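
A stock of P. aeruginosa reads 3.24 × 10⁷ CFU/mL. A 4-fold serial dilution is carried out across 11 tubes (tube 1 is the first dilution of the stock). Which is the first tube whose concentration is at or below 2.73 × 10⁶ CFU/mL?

Tube n has concentration 3.24 × 10⁷ CFU/mL / 4ⁿ.
Need 4ⁿ ≥ 3.24 × 10⁷ CFU/mL / 2.73 × 10⁶ CFU/mL = 11.9, so n ≥ 1.78.
First such tube: n = 2.

tube 2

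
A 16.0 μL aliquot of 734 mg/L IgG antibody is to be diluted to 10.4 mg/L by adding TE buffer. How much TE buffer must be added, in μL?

1110 μL

V₂ = C₁V₁/C₂ = 734 × 16.0 / 10.4 = 1129 μL.
Diluent to add = V₂ − V₁ = 1129 − 16.0 = 1110 μL.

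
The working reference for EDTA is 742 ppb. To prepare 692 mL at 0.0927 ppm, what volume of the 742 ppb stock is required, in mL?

0.0927 ppm = 92.7 ppb.
V₁ = C₂V₂/C₁ = 92.7 × 692 / 742 = 86.5 mL.

86.5 mL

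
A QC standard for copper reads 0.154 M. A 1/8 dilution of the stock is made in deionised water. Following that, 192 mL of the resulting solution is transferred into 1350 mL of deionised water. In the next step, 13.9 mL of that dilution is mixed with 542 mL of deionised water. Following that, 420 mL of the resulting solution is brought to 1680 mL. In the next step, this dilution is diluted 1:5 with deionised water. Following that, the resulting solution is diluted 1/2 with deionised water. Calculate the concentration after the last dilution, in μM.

1.50 μM

Overall dilution factor = 8 × 8.031 × 39.99 × 4 × 5 × 2 = 1.03 × 10⁵.
0.154 M / 1.03 × 10⁵ = 1.50 × 10⁻⁶ M = 1.50 μM.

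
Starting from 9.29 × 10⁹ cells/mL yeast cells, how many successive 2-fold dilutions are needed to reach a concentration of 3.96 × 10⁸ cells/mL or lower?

5

Need 2ⁿ ≥ 23.5, so n ≥ log(23.5)/log(2) = 4.55.
Minimum whole steps: n = 5.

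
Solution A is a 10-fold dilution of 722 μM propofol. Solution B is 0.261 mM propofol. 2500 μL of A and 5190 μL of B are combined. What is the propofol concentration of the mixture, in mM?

C_A = 722 μM / 10 = 72.2 μM.
C_B = 0.261 mM = 261 μM.
C_mix = (C_A·V_A + C_B·V_B)/(V_A + V_B) = (72.2×2500 + 261×5190) / 7690 = 200 μM = 0.200 mM.

0.200 mM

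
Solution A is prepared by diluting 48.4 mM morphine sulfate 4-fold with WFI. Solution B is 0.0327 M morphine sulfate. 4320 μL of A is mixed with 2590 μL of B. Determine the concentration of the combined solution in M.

C_A = 48.4 mM / 4 = 12.1 mM.
C_B = 0.0327 M = 32.7 mM.
C_mix = (C_A·V_A + C_B·V_B)/(V_A + V_B) = (12.1×4320 + 32.7×2590) / 6910 = 19.8 mM = 0.0198 M.

0.0198 M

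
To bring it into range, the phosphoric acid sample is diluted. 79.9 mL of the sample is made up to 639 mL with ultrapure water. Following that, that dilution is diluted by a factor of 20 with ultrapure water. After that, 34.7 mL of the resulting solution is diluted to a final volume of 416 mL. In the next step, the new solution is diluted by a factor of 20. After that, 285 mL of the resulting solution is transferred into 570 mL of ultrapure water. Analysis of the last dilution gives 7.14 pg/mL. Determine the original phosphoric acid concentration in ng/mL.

Overall dilution factor = 7.997 × 20 × 11.99 × 20 × 3 = 1.15 × 10⁵.
Original = 7.14 pg/mL × 1.15 × 10⁵ = 8.21 × 10⁵ pg/mL = 821 ng/mL.

821 ng/mL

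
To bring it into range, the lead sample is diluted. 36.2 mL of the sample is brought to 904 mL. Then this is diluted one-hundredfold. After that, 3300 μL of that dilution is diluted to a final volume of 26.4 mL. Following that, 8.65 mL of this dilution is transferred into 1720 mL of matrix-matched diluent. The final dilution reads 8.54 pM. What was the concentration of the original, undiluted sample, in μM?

34.1 μM

Overall dilution factor = 24.97 × 100 × 8 × 199.8 = 3.99 × 10⁶.
Original = 8.54 pM × 3.99 × 10⁶ = 3.41 × 10⁷ pM = 34.1 μM.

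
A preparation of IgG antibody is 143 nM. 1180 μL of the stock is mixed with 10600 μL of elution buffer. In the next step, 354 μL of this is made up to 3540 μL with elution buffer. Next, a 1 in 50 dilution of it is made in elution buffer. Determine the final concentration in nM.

0.0286 nM

Overall dilution factor = 9.983 × 10 × 50 = 4992.
143 nM / 4992 = 0.0286 nM.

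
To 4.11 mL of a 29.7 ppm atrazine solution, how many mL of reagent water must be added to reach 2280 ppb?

2280 ppb = 2.28 ppm.
V₂ = C₁V₁/C₂ = 29.7 × 4.11 / 2.28 = 53.5 mL.
Diluent to add = V₂ − V₁ = 53.5 − 4.11 = 49.4 mL.

49.4 mL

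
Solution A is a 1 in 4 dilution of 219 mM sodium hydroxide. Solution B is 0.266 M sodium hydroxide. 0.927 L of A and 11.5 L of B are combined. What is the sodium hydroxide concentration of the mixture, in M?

C_A = 219 mM / 4 = 54.8 mM.
C_B = 0.266 M = 266 mM.
C_mix = (C_A·V_A + C_B·V_B)/(V_A + V_B) = (54.8×0.927 + 266×11.5) / 12.43 = 250 mM = 0.250 M.

0.250 M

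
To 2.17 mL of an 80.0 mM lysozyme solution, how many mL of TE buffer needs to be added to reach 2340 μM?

72.0 mL

2340 μM = 2.34 mM.
V₂ = C₁V₁/C₂ = 80.0 × 2.17 / 2.34 = 74.2 mL.
Diluent to add = V₂ − V₁ = 74.2 − 2.17 = 72.0 mL.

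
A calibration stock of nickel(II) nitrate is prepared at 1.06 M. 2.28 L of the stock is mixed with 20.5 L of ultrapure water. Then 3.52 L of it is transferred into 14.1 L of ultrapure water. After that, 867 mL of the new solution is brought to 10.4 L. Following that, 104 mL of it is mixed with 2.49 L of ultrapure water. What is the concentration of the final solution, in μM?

70.8 μM

Overall dilution factor = 9.991 × 5.006 × 12.00 × 24.94 = 1.50 × 10⁴.
1.06 M / 1.50 × 10⁴ = 7.08 × 10⁻⁵ M = 70.8 μM.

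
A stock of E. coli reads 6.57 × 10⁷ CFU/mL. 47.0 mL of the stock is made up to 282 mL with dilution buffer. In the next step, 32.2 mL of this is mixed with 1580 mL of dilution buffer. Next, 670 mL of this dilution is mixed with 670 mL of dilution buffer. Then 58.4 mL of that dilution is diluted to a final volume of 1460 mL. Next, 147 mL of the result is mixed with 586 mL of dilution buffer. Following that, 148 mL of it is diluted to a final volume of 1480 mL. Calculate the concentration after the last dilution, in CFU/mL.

87.7 CFU/mL

Overall dilution factor = 6 × 50.07 × 2 × 25 × 4.986 × 10 = 7.49 × 10⁵.
6.57 × 10⁷ CFU/mL / 7.49 × 10⁵ = 87.7 CFU/mL.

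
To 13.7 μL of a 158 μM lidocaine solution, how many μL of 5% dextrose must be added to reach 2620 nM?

2620 nM = 2.62 μM.
V₂ = C₁V₁/C₂ = 158 × 13.7 / 2.62 = 826 μL.
Diluent to add = V₂ − V₁ = 826 − 13.7 = 812 μL.

812 μL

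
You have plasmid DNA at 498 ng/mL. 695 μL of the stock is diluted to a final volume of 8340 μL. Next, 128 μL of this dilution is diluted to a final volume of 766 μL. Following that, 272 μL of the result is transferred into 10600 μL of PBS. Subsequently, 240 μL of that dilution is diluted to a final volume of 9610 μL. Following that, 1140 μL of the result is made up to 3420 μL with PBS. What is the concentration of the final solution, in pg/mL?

Overall dilution factor = 12 × 5.984 × 39.97 × 40.04 × 3 = 3.45 × 10⁵.
498 ng/mL / 3.45 × 10⁵ = 1.44 × 10⁻³ ng/mL = 1.44 pg/mL.

1.44 pg/mL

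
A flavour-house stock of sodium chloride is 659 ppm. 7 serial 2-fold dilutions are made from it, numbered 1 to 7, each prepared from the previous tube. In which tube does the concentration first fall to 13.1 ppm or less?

Tube n has concentration 659 ppm / 2ⁿ.
Need 2ⁿ ≥ 659 ppm / 13.1 ppm = 50.3, so n ≥ 5.65.
First such tube: n = 6.

tube 6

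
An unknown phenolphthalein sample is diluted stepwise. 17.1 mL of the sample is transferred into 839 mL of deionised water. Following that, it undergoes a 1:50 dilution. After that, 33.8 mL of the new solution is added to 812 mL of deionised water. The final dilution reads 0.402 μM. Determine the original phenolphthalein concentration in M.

0.0252 M

Overall dilution factor = 50.06 × 50 × 25.02 = 6.26 × 10⁴.
Original = 0.402 μM × 6.26 × 10⁴ = 2.52 × 10⁴ μM = 0.0252 M.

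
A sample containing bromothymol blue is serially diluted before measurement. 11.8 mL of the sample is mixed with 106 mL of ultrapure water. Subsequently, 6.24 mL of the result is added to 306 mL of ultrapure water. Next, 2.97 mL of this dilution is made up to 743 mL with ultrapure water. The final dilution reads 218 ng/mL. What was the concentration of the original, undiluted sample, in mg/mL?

27.2 mg/mL

Overall dilution factor = 9.983 × 50.04 × 250.2 = 1.25 × 10⁵.
Original = 218 ng/mL × 1.25 × 10⁵ = 2.72 × 10⁷ ng/mL = 27.2 mg/mL.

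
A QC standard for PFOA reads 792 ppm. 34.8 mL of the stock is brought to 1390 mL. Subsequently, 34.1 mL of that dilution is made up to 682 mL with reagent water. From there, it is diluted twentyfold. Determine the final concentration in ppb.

49.6 ppb

Overall dilution factor = 39.94 × 20 × 20 = 1.60 × 10⁴.
792 ppm / 1.60 × 10⁴ = 0.0496 ppm = 49.6 ppb.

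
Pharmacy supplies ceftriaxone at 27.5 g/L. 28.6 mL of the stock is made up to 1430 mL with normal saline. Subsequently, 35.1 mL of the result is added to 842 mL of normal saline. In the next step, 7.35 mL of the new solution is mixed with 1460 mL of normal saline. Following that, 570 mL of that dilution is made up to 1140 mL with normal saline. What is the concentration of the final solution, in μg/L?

Overall dilution factor = 50 × 24.99 × 199.6 × 2 = 4.99 × 10⁵.
27.5 g/L / 4.99 × 10⁵ = 5.51 × 10⁻⁵ g/L = 55.1 μg/L.

55.1 μg/L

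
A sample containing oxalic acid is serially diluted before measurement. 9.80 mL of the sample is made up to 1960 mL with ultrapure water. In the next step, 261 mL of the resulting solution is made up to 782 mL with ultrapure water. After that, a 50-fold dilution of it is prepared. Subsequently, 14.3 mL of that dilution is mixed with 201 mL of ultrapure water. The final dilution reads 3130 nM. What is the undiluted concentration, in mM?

Overall dilution factor = 200 × 2.996 × 50 × 15.06 = 4.51 × 10⁵.
Original = 3130 nM × 4.51 × 10⁵ = 1.41 × 10⁹ nM = 1410 mM.

1410 mM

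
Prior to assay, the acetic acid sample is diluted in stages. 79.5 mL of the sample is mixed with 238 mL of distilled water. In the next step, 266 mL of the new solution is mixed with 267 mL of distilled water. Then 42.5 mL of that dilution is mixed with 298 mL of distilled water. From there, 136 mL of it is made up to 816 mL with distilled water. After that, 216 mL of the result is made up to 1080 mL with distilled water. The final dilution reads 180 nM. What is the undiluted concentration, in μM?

346 μM

Overall dilution factor = 3.994 × 2.004 × 8.012 × 6 × 5 = 1923.
Original = 180 nM × 1923 = 3.46 × 10⁵ nM = 346 μM.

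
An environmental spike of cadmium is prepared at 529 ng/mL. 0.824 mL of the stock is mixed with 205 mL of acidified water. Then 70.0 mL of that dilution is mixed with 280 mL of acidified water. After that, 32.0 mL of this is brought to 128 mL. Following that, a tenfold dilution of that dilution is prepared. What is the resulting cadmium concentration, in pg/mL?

10.6 pg/mL

Overall dilution factor = 249.8 × 5 × 4 × 10 = 5.00 × 10⁴.
529 ng/mL / 5.00 × 10⁴ = 0.0106 ng/mL = 10.6 pg/mL.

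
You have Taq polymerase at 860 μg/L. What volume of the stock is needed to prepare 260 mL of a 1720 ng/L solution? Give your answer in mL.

0.520 mL

1720 ng/L = 1.72 μg/L.
V₁ = C₂V₂/C₁ = 1.72 × 260 / 860 = 0.520 mL.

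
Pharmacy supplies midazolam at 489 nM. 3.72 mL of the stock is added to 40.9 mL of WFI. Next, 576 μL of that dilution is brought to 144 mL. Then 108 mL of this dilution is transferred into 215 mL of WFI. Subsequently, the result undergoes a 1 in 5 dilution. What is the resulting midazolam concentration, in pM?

Overall dilution factor = 11.99 × 250 × 2.991 × 5 = 4.48 × 10⁴.
489 nM / 4.48 × 10⁴ = 0.0109 nM = 10.9 pM.

10.9 pM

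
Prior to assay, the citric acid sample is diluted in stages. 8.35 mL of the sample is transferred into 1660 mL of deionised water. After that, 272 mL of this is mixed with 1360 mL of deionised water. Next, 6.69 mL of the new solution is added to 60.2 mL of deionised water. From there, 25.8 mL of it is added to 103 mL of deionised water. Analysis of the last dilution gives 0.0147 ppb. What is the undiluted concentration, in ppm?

Overall dilution factor = 199.8 × 6 × 9.999 × 4.992 = 5.98 × 10⁴.
Original = 0.0147 ppb × 5.98 × 10⁴ = 880 ppb = 0.880 ppm.

0.880 ppm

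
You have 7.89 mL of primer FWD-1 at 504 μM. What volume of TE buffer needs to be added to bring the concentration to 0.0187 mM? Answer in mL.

0.0187 mM = 18.7 μM.
V₂ = C₁V₁/C₂ = 504 × 7.89 / 18.7 = 213 mL.
Diluent to add = V₂ − V₁ = 213 − 7.89 = 205 mL.

205 mL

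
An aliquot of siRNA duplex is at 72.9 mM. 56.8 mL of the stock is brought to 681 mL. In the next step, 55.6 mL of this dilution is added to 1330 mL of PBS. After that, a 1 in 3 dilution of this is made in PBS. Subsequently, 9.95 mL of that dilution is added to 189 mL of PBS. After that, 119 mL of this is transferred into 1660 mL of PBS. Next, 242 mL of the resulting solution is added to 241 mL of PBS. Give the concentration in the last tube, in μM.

0.136 μM

Overall dilution factor = 11.99 × 24.92 × 3 × 19.99 × 14.95 × 1.996 = 5.35 × 10⁵.
72.9 mM / 5.35 × 10⁵ = 1.36 × 10⁻⁴ mM = 0.136 μM.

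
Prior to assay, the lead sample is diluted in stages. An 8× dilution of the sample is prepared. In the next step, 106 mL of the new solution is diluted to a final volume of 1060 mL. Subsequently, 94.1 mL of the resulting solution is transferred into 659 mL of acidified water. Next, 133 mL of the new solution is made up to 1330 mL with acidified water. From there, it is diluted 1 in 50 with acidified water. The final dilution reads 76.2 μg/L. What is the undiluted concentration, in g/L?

24.4 g/L

Overall dilution factor = 8 × 10 × 8.003 × 10 × 50 = 3.20 × 10⁵.
Original = 76.2 μg/L × 3.20 × 10⁵ = 2.44 × 10⁷ μg/L = 24.4 g/L.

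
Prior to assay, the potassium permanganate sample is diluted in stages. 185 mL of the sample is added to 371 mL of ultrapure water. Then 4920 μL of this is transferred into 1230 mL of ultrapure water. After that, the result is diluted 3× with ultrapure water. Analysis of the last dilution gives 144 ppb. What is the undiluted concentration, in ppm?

326 ppm

Overall dilution factor = 3.005 × 251 × 3 = 2263.
Original = 144 ppb × 2263 = 3.26 × 10⁵ ppb = 326 ppm.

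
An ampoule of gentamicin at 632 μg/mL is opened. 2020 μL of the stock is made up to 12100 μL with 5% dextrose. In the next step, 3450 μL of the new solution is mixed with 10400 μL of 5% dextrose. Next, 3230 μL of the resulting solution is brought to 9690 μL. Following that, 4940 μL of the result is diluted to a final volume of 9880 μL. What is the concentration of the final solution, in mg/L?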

WHAT YOU ARE ASKED TO DO:
Starting at the line with "Prior to assay, the lead", restate every line word for word through the end of the listing above.

EXERCISE RESPONSE:
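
Prior to assay, the lead sample is diluted in stages. An 8× dilution of the sample is prepared. In the next step, 106 mL of the new solution is diluted to a final volume of 1060 mL. Subsequently, 94.1 mL of the resulting solution is transferred into 659 mL of acidified water. Next, 133 mL of the new solution is made up to 1330 mL with acidified water. From there, it is diluted 1 in 50 with acidified water. The final dilution reads 76.2 μg/L. What is the undiluted concentration, in g/L?

24.4 g/L

Overall dilution factor = 8 × 10 × 8.003 × 10 × 50 = 3.20 × 10⁵.
Original = 76.2 μg/L × 3.20 × 10⁵ = 2.44 × 10⁷ μg/L = 24.4 g/L.

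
Prior to assay, the potassium permanganate sample is diluted in stages. 185 mL of the sample is added to 371 mL of ultrapure water. Then 4920 μL of this is transferred into 1230 mL of ultrapure water. After that, the result is diluted 3× with ultrapure water. Analysis of the last dilution gives 144 ppb. What is the undiluted concentration, in ppm?

326 ppm

Overall dilution factor = 3.005 × 251 × 3 = 2263.
Original = 144 ppb × 2263 = 3.26 × 10⁵ ppb = 326 ppm.

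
An ampoule of gentamicin at 632 μg/mL is opened. 2020 μL of the stock is made up to 12100 μL with 5% dextrose. In the next step, 3450 μL of the new solution is mixed with 10400 μL of 5% dextrose. Next, 3230 μL of the resulting solution is brought to 9690 μL. Following that, 4940 μL of the result is diluted to a final volume of 9880 μL. What is the concentration of the final solution, in mg/L?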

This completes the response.